__EXERCISE INSTRUCTIONS__
Please repeat all of the listing exactly.

__DATA FOR PROCESSING__
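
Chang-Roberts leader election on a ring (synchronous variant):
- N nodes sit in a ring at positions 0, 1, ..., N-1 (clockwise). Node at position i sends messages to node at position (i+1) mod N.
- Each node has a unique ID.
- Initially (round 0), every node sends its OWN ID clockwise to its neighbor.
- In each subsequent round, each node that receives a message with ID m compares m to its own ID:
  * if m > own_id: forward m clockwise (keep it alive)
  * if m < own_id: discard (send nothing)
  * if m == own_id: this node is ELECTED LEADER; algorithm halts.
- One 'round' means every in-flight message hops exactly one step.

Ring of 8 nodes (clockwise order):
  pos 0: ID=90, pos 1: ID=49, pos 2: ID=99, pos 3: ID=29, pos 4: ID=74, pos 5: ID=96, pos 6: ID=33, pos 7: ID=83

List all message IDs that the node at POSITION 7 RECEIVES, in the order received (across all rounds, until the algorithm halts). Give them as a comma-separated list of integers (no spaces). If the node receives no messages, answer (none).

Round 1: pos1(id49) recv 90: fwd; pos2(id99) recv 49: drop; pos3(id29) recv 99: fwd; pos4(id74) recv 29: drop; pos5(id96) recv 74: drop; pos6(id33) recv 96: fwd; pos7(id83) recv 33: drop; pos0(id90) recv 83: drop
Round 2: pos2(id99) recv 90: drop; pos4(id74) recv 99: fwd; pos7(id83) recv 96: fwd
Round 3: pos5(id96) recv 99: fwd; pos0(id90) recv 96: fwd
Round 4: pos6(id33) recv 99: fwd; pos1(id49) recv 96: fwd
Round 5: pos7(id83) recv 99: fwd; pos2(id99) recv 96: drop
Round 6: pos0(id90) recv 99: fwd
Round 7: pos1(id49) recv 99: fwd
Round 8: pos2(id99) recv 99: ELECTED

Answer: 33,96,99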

__PROBLEM SOLUTION__
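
Chang-Roberts leader election on a ring (synchronous variant):
- N nodes sit in a ring at positions 0, 1, ..., N-1 (clockwise). Node at position i sends messages to node at position (i+1) mod N.
- Each node has a unique ID.
- Initially (round 0), every node sends its OWN ID clockwise to its neighbor.
- In each subsequent round, each node that receives a message with ID m compares m to its own ID:
  * if m > own_id: forward m clockwise (keep it alive)
  * if m < own_id: discard (send nothing)
  * if m == own_id: this node is ELECTED LEADER; algorithm halts.
- One 'round' means every in-flight message hops exactly one step.

Ring of 8 nodes (clockwise order):
  pos 0: ID=90, pos 1: ID=49, pos 2: ID=99, pos 3: ID=29, pos 4: ID=74, pos 5: ID=96, pos 6: ID=33, pos 7: ID=83

List all message IDs that the node at POSITION 7 RECEIVES, in the order received (across all rounds, until the algorithm halts). Give them as a comma-separated list of integers (no spaces). If the node receives no messages, answer (none).

Round 1: pos1(id49) recv 90: fwd; pos2(id99) recv 49: drop; pos3(id29) recv 99: fwd; pos4(id74) recv 29: drop; pos5(id96) recv 74: drop; pos6(id33) recv 96: fwd; pos7(id83) recv 33: drop; pos0(id90) recv 83: drop
Round 2: pos2(id99) recv 90: drop; pos4(id74) recv 99: fwd; pos7(id83) recv 96: fwd
Round 3: pos5(id96) recv 99: fwd; pos0(id90) recv 96: fwd
Round 4: pos6(id33) recv 99: fwd; pos1(id49) recv 96: fwd
Round 5: pos7(id83) recv 99: fwd; pos2(id99) recv 96: drop
Round 6: pos0(id90) recv 99: fwd
Round 7: pos1(id49) recv 99: fwd
Round 8: pos2(id99) recv 99: ELECTED

Answer: 33,96,99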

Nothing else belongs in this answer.